→ **Data under study**:
↓↓↓

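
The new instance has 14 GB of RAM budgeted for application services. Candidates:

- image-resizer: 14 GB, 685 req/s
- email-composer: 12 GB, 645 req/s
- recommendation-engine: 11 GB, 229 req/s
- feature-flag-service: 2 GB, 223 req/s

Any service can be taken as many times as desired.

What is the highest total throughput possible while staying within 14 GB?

By throughput per GB: feature-flag-service 111.50, email-composer 53.75, image-resizer 48.93, recommendation-engine 20.82 lead.
7×feature-flag-service uses 14 of the 14 GB and totals 1561.

1561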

↑↑↑

→ **What this task involves**: Return exactly the lines from the one containing "- image-resizer: 14 GB, 685 req/s" to the last line of the data, and nothing more.

→ **Your response**:
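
- image-resizer: 14 GB, 685 req/s
- email-composer: 12 GB, 645 req/s
- recommendation-engine: 11 GB, 229 req/s
- feature-flag-service: 2 GB, 223 req/s

Any service can be taken as many times as desired.

What is the highest total throughput possible while staying within 14 GB?

By throughput per GB: feature-flag-service 111.50, email-composer 53.75, image-resizer 48.93, recommendation-engine 20.82 lead.
7×feature-flag-service uses 14 of the 14 GB and totals 1561.

1561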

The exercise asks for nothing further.